TASK TO COMPLETE
Every line containing "Cleo" should be identified and copied from the data below.
*** Begin section ***
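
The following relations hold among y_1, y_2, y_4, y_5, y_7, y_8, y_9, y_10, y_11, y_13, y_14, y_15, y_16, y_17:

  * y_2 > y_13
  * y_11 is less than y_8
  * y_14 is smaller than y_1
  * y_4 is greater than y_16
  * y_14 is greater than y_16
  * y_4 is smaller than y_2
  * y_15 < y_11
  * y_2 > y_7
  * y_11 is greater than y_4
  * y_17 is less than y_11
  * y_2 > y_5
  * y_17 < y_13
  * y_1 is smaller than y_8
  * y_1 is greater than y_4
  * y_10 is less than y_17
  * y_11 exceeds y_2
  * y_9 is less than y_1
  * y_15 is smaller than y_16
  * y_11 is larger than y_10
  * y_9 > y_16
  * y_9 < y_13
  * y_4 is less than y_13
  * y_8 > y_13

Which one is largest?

y_8

Chaining downward from y_8: directly below it, y_1, y_13, y_11; then y_15, y_10, y_17, y_9, y_4, y_14, y_2; then y_7, y_16, y_5.
That covers every other element, and nothing is given above y_8, so y_8 is the largest.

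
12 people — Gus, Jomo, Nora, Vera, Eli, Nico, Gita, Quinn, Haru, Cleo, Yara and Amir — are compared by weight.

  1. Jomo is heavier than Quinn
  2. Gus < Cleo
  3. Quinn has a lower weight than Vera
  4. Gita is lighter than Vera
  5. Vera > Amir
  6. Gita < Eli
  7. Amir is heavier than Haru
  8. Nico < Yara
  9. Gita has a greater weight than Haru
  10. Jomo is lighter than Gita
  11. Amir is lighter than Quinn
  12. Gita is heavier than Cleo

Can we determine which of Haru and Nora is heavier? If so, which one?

undetermined

Following every chain through Nora: nothing is chained to Nora.
Haru is not reached, and no chain runs the other way from Haru to Nora.
So the given relations leave the order of Nora and Haru undetermined.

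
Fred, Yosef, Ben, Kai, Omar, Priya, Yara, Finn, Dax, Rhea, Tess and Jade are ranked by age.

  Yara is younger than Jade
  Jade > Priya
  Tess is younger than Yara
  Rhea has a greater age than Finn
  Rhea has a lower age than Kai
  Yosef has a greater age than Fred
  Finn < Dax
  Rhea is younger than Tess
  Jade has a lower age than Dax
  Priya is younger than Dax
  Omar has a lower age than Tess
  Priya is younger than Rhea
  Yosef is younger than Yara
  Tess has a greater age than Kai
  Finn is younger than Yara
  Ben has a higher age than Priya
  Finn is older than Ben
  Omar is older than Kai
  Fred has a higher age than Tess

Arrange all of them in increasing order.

Priya < Ben < Finn < Rhea < Kai < Omar < Tess < Fred < Yosef < Yara < Jade < Dax

The consecutive links are each given: Priya < Ben; Ben < Finn; Finn < Rhea; Rhea < Kai; Kai < Omar; Omar < Tess; Tess < Fred; Fred < Yosef; Yosef < Yara; Yara < Jade; Jade < Dax.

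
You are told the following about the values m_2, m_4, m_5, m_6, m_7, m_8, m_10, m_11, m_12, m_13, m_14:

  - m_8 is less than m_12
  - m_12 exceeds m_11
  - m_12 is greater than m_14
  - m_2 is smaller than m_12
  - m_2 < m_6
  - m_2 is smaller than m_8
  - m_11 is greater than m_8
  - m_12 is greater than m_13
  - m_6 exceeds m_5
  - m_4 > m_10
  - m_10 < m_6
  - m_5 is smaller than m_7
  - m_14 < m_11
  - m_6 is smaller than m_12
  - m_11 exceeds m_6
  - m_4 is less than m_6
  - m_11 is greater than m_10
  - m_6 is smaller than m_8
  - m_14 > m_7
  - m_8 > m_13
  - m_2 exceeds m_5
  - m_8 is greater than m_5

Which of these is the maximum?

m_12

m_10 is not greatest since m_10 < m_4; m_5 is not greatest since m_5 < m_7; m_7 is not greatest since m_7 < m_14; m_14 is not greatest since m_14 < m_12; m_2 is not greatest since m_2 < m_8; m_4 is not greatest since m_4 < m_6; m_13 is not greatest since m_13 < m_8; m_6 is not greatest since m_6 < m_12; m_8 is not greatest since m_8 < m_11; m_11 is not greatest since m_11 < m_12.
Only m_12 has nothing above it, so m_12 is the maximum.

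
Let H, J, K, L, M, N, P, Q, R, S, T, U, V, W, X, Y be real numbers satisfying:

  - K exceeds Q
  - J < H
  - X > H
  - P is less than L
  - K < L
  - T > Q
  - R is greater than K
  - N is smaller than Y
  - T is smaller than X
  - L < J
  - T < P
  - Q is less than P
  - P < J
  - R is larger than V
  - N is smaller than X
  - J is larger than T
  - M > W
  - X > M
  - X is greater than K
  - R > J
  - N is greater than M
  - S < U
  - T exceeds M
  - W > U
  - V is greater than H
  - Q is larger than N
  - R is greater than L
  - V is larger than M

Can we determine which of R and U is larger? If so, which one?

Chaining the given relations: U < W < M < N < Q < T < P < L < J < H < V < R.
So R is larger.

R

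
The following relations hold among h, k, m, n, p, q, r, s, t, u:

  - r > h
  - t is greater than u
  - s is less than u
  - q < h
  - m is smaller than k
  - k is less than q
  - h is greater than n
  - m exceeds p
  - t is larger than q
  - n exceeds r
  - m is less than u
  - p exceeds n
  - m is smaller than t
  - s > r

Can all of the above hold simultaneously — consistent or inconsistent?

inconsistent

Chaining the given relations yields n < p < m < k < q < h < r, so n < r. But one relation states r < n. These cannot both hold.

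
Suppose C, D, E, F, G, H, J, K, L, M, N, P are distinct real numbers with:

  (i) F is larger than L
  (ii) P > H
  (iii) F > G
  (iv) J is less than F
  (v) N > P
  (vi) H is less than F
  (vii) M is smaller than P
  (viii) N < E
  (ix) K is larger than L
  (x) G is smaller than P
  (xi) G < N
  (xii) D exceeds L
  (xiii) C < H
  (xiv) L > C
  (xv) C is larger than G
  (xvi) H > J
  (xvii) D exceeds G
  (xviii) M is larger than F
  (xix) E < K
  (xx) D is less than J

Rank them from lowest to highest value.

Nothing is placed below G, so it is least; from there G < C; C < L; L < D; D < J; J < H; H < F; F < M; M < P; P < N; N < E; E < K, each given directly.

G < C < L < D < J < H < F < M < P < N < E < K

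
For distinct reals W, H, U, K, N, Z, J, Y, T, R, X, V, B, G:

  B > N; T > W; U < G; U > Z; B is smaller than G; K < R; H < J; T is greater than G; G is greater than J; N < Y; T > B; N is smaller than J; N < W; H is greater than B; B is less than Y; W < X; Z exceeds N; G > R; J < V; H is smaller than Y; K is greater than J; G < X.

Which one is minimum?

N

Z is not least since N < Z; W is not least since N < W; B is not least since N < B; U is not least since Z < U; H is not least since B < H; Y is not least since H < Y; J is not least since H < J; V is not least since J < V; K is not least since J < K; R is not least since K < R; G is not least since U < G; X is not least since G < X; T is not least since B < T.
Only N has nothing below it, so N is the minimum.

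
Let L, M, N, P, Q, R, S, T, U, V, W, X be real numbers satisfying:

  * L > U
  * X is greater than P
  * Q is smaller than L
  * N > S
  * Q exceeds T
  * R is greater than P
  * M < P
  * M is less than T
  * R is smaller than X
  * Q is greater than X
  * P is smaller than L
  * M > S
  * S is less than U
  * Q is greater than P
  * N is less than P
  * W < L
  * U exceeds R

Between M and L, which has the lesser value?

The relevant relations are M < P; P < R; R < X; X < Q; Q < L.
Together: M < P < R < X < Q < L.
So M < L; M is the smaller of the two.

M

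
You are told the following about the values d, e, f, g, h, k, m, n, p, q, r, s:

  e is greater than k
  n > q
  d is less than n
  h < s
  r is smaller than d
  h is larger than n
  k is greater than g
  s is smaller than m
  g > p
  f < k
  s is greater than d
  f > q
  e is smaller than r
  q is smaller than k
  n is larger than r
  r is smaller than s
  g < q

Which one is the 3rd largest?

h

Piecing the relations together gives one ordering: p < g < q < f < k < e < r < d < n < h < s < m.
The 3rd largest is h.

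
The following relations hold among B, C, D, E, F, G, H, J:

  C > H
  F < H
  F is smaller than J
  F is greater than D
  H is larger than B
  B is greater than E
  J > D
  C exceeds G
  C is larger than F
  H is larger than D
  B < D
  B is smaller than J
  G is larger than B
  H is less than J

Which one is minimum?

E

Chaining upward from E: directly above it, B; then D, G, H, J; then F, C.
That covers every other element, and nothing is given below E, so E is the minimum.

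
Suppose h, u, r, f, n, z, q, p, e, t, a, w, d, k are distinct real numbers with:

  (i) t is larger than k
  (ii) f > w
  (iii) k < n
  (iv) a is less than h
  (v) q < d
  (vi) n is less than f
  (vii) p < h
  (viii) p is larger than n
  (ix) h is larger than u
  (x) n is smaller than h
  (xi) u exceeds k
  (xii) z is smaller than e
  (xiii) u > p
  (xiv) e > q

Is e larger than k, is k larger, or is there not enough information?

Following every chain through k: above k we get n, p, t, u, h, f.
e is not reached, and no chain runs the other way from e to k.
So the given relations leave the order of k and e undetermined.

undetermined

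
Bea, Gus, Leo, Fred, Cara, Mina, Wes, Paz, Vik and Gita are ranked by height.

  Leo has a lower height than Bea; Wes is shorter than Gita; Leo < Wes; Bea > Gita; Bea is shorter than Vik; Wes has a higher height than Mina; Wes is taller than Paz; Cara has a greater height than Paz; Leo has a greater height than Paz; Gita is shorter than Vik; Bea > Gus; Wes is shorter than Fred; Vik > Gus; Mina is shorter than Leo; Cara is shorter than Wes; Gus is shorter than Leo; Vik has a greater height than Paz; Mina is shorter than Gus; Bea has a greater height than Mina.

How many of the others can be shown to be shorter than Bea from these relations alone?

From Bea the given relations immediately reach Mina, Gus, Leo, Gita.
From those, Paz, Wes — 6 in total.
From those, Cara — 7 in total.
Nothing else is reachable below Bea; 7 in all.

7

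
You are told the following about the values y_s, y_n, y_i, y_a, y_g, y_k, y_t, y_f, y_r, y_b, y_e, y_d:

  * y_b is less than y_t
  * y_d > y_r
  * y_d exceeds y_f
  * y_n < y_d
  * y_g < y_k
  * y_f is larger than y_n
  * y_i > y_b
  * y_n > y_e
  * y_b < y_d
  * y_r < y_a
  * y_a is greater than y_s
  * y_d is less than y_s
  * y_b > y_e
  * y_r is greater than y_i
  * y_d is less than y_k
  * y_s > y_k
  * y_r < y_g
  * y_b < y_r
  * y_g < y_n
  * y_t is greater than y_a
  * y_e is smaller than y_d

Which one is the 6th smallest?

Chaining the given pairs: y_e < y_b < y_i < y_r < y_g < y_n < y_f < y_d < y_k < y_s < y_a < y_t.
The 6th smallest is y_n.

y_n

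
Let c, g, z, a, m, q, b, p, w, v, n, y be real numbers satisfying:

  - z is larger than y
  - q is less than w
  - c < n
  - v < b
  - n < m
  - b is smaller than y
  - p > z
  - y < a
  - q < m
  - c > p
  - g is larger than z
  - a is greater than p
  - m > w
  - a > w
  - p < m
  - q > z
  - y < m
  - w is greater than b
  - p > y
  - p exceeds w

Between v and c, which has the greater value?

Following the relations from v: v < b < y < z < q < w < p < c.
So v < c; c is the larger of the two.

c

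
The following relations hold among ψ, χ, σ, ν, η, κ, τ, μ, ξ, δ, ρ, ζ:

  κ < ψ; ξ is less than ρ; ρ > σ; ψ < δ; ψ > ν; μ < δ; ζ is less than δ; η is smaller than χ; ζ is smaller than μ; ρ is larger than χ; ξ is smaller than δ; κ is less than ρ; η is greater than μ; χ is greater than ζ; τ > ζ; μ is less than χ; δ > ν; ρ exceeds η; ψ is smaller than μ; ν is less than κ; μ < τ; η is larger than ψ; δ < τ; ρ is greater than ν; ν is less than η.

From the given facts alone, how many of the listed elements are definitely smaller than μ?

4

The elements the relations force below μ are ν, ζ, κ, ψ — no chain reaches any other.
That is 4.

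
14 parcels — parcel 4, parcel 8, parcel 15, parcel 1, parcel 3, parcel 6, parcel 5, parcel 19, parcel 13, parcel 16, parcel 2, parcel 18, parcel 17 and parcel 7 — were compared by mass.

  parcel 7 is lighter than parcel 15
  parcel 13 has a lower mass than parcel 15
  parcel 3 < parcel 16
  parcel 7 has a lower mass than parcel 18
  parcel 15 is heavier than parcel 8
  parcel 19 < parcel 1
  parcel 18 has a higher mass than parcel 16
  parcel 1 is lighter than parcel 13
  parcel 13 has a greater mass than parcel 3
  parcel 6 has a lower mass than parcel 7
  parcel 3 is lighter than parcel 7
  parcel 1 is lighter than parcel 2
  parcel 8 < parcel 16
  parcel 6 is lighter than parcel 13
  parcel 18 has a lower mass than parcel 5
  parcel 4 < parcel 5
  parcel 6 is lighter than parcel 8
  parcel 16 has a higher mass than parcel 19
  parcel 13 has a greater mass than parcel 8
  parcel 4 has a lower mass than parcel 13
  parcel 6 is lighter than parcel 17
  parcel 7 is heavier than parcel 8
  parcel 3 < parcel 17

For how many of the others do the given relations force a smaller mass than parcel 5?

From parcel 5 the given relations immediately reach parcel 4, parcel 18.
From those, parcel 16, parcel 7 — 4 in total.
From those, parcel 19, parcel 3, parcel 6, parcel 8 — 8 in total.
No other element is forced below parcel 5 by the given relations, so the count is 8.

8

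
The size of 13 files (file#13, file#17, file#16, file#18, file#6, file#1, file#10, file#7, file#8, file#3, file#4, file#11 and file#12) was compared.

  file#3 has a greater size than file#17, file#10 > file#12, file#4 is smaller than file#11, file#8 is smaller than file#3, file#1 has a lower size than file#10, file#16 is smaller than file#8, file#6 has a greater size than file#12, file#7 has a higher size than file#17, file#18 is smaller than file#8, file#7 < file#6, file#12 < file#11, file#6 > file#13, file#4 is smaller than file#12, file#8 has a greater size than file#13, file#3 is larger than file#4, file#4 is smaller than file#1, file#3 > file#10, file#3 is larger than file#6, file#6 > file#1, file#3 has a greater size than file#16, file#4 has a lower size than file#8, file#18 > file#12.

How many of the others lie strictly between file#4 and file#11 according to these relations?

1

Chaining upward from file#4 reaches: file#12, file#18, file#1, file#8, file#6, file#10, file#3.
Chaining downward from file#11 reaches: file#12.
Strictly between file#4 and file#11 are those in both lists: file#12 — 1 element.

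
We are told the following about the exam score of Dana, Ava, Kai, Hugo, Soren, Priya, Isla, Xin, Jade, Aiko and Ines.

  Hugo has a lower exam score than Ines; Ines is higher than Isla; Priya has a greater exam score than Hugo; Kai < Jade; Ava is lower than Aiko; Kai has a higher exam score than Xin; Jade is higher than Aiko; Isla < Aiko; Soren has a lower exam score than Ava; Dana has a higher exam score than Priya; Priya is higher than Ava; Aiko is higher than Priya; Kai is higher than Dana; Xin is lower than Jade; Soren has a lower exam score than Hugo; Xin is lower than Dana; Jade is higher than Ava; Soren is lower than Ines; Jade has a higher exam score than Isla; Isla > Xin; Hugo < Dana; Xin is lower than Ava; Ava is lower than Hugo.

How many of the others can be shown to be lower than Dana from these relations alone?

5

The elements the relations force below Dana are Xin, Soren, Ava, Hugo, Priya — no chain reaches any other.
That is 5.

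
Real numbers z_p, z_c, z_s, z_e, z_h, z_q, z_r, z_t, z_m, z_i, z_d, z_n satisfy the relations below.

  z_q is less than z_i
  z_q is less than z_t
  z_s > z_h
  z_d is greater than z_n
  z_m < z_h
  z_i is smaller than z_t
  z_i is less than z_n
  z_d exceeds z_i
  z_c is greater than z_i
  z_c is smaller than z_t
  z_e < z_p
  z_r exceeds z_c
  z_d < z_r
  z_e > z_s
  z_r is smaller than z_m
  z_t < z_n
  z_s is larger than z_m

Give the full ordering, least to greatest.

z_q < z_i < z_c < z_t < z_n < z_d < z_r < z_m < z_h < z_s < z_e < z_p

The consecutive links are each given: z_q < z_i; z_i < z_c; z_c < z_t; z_t < z_n; z_n < z_d; z_d < z_r; z_r < z_m; z_m < z_h; z_h < z_s; z_s < z_e; z_e < z_p.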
*** End section ***
SOLVED EXERCISE
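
12 people — Gus, Jomo, Nora, Vera, Eli, Nico, Gita, Quinn, Haru, Cleo, Yara and Amir — are compared by weight.
  2. Gus < Cleo
  12. Gita is heavier than Cleo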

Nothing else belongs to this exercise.